REQUIRED WORK: Copy out the line that contains "Let r(g, k)" and the lines after it through the final one in the entries below, exactly, with no other lines.

RECORDS FOR PROCESSING:
========
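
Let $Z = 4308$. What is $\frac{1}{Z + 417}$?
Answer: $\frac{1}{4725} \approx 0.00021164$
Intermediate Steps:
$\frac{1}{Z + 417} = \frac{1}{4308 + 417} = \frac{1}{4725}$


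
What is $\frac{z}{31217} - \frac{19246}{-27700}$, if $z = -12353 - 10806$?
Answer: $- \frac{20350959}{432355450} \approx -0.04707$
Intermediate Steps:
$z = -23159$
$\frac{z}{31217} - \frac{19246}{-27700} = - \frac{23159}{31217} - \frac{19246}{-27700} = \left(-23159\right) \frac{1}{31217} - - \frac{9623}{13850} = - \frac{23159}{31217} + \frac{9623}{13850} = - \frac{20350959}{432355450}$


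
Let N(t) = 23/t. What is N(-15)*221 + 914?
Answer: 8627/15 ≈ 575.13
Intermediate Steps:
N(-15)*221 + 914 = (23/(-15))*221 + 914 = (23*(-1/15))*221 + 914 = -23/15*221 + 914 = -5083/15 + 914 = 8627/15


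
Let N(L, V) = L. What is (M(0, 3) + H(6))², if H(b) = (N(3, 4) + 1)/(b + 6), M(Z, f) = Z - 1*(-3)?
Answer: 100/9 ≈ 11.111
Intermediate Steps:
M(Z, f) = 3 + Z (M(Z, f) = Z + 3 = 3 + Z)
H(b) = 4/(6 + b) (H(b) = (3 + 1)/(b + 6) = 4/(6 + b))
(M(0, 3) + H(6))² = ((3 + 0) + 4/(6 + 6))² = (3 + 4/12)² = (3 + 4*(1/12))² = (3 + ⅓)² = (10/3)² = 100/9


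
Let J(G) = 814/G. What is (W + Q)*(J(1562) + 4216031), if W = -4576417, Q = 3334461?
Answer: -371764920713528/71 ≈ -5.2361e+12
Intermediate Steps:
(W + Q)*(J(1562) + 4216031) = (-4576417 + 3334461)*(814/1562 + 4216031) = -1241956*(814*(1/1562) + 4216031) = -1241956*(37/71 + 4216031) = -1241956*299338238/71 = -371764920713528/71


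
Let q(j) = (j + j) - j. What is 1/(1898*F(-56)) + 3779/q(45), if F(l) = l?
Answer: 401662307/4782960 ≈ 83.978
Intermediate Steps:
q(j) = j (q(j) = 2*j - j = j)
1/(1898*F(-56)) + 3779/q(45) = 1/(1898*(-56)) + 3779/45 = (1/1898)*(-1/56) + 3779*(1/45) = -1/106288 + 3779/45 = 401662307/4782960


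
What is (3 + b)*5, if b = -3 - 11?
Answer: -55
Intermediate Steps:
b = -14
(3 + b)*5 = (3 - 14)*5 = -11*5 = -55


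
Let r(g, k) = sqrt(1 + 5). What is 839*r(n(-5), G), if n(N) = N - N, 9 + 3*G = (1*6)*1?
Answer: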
========
TASK RESULT:
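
Let r(g, k) = sqrt(1 + 5). What is 839*r(n(-5), G), if n(N) = N - N, 9 + 3*G = (1*6)*1?
Answer: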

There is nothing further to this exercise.